- _Data extract_

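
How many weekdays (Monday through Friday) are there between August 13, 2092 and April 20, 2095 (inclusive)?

701

August 13, 2092 is a Wednesday.
That's 981 days from start to end, counting both.
981 = 7 × 140 + 1, so there are 140 full weeks plus 1 extra day.
Each full week contributes 5 weekdays (Mon–Fri): 140 × 5 = 700.
The 1 extra day is Wed — 1 of them qualifies.
Total: 700 + 1 = 701.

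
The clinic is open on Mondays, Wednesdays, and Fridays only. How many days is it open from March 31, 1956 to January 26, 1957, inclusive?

129

March 31, 1956 is a Saturday.
That's 302 days from start to end, counting both.
302 = 7 × 43 + 1, so there are 43 full weeks plus 1 extra day.
Each full week contributes 3 days from the set (Mon, Wed, Fri): 43 × 3 = 129.
The 1 extra day is Sat — none qualify.
Total: 129 + 0 = 129.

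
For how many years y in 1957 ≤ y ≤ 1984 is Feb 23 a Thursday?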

- _What needs to be done_
A word-for-word transcription of the listing above is what the answer should contain.

- _Written answer_
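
How many weekdays (Monday through Friday) are there between August 13, 2092 and April 20, 2095 (inclusive)?

701

August 13, 2092 is a Wednesday.
That's 981 days from start to end, counting both.
981 = 7 × 140 + 1, so there are 140 full weeks plus 1 extra day.
Each full week contributes 5 weekdays (Mon–Fri): 140 × 5 = 700.
The 1 extra day is Wed — 1 of them qualifies.
Total: 700 + 1 = 701.

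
The clinic is open on Mondays, Wednesdays, and Fridays only. How many days is it open from March 31, 1956 to January 26, 1957, inclusive?

129

March 31, 1956 is a Saturday.
That's 302 days from start to end, counting both.
302 = 7 × 43 + 1, so there are 43 full weeks plus 1 extra day.
Each full week contributes 3 days from the set (Mon, Wed, Fri): 43 × 3 = 129.
The 1 extra day is Sat — none qualify.
Total: 129 + 0 = 129.

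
For how many years y in 1957 ≤ y ≤ 1984 is Feb 23 a Thursday?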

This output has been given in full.